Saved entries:
───

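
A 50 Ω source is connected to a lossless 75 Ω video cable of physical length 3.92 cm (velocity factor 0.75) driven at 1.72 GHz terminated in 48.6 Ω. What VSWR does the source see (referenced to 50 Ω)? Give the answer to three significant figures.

λ = v/f = 0.75·c / 1.72 GHz = 0.131 m
βl = 2π·l/λ = 2π × 0.3 = 108°
tan(βl) = -3.1
Z_in = Z_0·(Z_L + jZ_0·tanβl)/(Z_0 + jZ_L·tanβl) = 102 − j26.8 Ω
Γ_s = (Z_in − Z_s)/(Z_in + Z_s) = (52.4 − j26.8)/(152 − j26.8), |Γ_s| = 0.38
VSWR = (1 + |Γ_s|)/(1 − |Γ_s|)

VSWR ≈ 2.23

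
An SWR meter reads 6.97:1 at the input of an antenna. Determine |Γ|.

|Γ| ≈ 0.749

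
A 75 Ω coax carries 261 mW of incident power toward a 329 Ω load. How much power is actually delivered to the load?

P_delivered ≈ 158 mW

Γ = (329 − 75)/(329 + 75) = 0.629
|Γ|² = 0.395
P_refl = |Γ|²·P_inc = 103 mW, P_del = (1 − |Γ|²)·P_inc = 158 mW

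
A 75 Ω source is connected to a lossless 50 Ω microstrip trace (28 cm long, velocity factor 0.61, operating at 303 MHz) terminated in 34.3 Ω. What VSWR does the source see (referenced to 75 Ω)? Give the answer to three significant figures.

λ = v/f = 0.61·c / 303 MHz = 0.604 m
βl = 2π·l/λ = 2π × 0.464 = 167°
tan(βl) = -0.233
Z_in = Z_0·(Z_L + jZ_0·tanβl)/(Z_0 + jZ_L·tanβl) = 35.3 − j6.01 Ω
Γ_s = (Z_in − Z_s)/(Z_in + Z_s) = (-39.7 − j6.01)/(110 − j6.01), |Γ_s| = 0.364
VSWR = (1 + |Γ_s|)/(1 − |Γ_s|)

VSWR ≈ 2.14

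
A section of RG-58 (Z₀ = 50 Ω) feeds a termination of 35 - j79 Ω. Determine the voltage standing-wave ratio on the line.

Γ = (Z_L − Z_0)/(Z_L + Z_0) = (-15 − j79)/(85 − j79)
|Γ| = 80.4/116 = 0.693
VSWR = (1 + |Γ|)/(1 − |Γ|) = 1.69/0.307

VSWR ≈ 5.51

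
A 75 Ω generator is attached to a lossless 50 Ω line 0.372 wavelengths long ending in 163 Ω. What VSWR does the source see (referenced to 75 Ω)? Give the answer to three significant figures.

VSWR ≈ 3.64

βl = 2π × 0.372 = 134°
tan(βl) = -1.04
Z_in = Z_0·(Z_L + jZ_0·tanβl)/(Z_0 + jZ_L·tanβl) = 27.2 + j40.1 Ω
Γ_s = (Z_in − Z_s)/(Z_in + Z_s) = (-47.8 + j40.1)/(102 + j40.1), |Γ_s| = 0.569
VSWR = (1 + |Γ_s|)/(1 − |Γ_s|)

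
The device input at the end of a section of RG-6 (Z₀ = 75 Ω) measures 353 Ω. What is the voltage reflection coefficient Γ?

Γ = (Z_L − Z_0)/(Z_L + Z_0) = (353 − 75)/(353 + 75) = 278/428

Γ = 0.65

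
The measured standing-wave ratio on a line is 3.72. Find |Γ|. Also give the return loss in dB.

|Γ| ≈ 0.576; return loss ≈ 4.79 dB

|Γ| = (S − 1)/(S + 1) = (3.72 − 1)/(3.72 + 1) = 2.72/4.72
RL = −20·log₁₀|Γ| = −20·log₁₀(0.576)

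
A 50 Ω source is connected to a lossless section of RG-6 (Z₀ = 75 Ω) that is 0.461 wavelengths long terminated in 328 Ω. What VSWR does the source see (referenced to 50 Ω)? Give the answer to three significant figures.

VSWR ≈ 6.35

βl = 2π × 0.461 = 166°
tan(βl) = -0.25
Z_in = Z_0·(Z_L + jZ_0·tanβl)/(Z_0 + jZ_L·tanβl) = 159 + j155 Ω
Γ_s = (Z_in − Z_s)/(Z_in + Z_s) = (109 + j155)/(209 + j155), |Γ_s| = 0.728
VSWR = (1 + |Γ_s|)/(1 − |Γ_s|)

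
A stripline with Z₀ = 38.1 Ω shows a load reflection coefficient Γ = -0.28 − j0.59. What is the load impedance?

Z_L ≈ 11 − j22.6 Ω

Z_L = Z_0·(1 + Γ)/(1 − Γ) = 38.1·(0.72 − j0.59)/(1.28 + j0.59)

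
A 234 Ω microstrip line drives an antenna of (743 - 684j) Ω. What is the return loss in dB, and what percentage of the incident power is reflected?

RL ≈ 2.92 dB; 51.1% of incident power reflected

Γ = (509 − j684)/(977 − j684), |Γ| = 0.715
RL = −20·log₁₀(0.715) = 2.92 dB
P_refl/P_inc = |Γ|² = 0.511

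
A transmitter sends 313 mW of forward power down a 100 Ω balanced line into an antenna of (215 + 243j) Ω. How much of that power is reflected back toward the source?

P_reflected ≈ 143 mW

|Γ| = |(115 + j243)/(315 + j243)| = 0.676
|Γ|² = 0.457
P_refl = |Γ|²·P_inc = 143 mW, P_del = (1 − |Γ|²)·P_inc = 170 mW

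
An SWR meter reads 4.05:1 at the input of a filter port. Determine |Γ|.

|Γ| = (S − 1)/(S + 1) = (4.05 − 1)/(4.05 + 1) = 3.05/5.05

|Γ| ≈ 0.604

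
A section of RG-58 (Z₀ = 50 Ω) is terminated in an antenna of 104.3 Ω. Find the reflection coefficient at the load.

Γ = 0.352

Γ = (Z_L − Z_0)/(Z_L + Z_0) = (104.3 − 50)/(104.3 + 50) = 54.3/154.3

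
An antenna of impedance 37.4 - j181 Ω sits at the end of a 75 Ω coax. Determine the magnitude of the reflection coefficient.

Γ = (Z_L − Z_0)/(Z_L + Z_0) = (-37.6 − j181)/(112.4 − j181)
|Γ| = 185/213

|Γ| ≈ 0.868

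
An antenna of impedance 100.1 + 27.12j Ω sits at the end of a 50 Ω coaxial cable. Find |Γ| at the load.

|Γ| ≈ 0.373

Γ = (Z_L − Z_0)/(Z_L + Z_0) = (50.1 + j27.12)/(150.1 + j27.12)
|Γ| = 57/153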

───

Exercise requirements: Print exactly the lines between the line with "An antenna of impedance 37.4" and the final line of the records above, both included.

Task output:
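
An antenna of impedance 37.4 - j181 Ω sits at the end of a 75 Ω coax. Determine the magnitude of the reflection coefficient.

Γ = (Z_L − Z_0)/(Z_L + Z_0) = (-37.6 − j181)/(112.4 − j181)
|Γ| = 185/213

|Γ| ≈ 0.868

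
An antenna of impedance 100.1 + 27.12j Ω sits at the end of a 50 Ω coaxial cable. Find |Γ| at the load.

|Γ| ≈ 0.373

Γ = (Z_L − Z_0)/(Z_L + Z_0) = (50.1 + j27.12)/(150.1 + j27.12)
|Γ| = 57/153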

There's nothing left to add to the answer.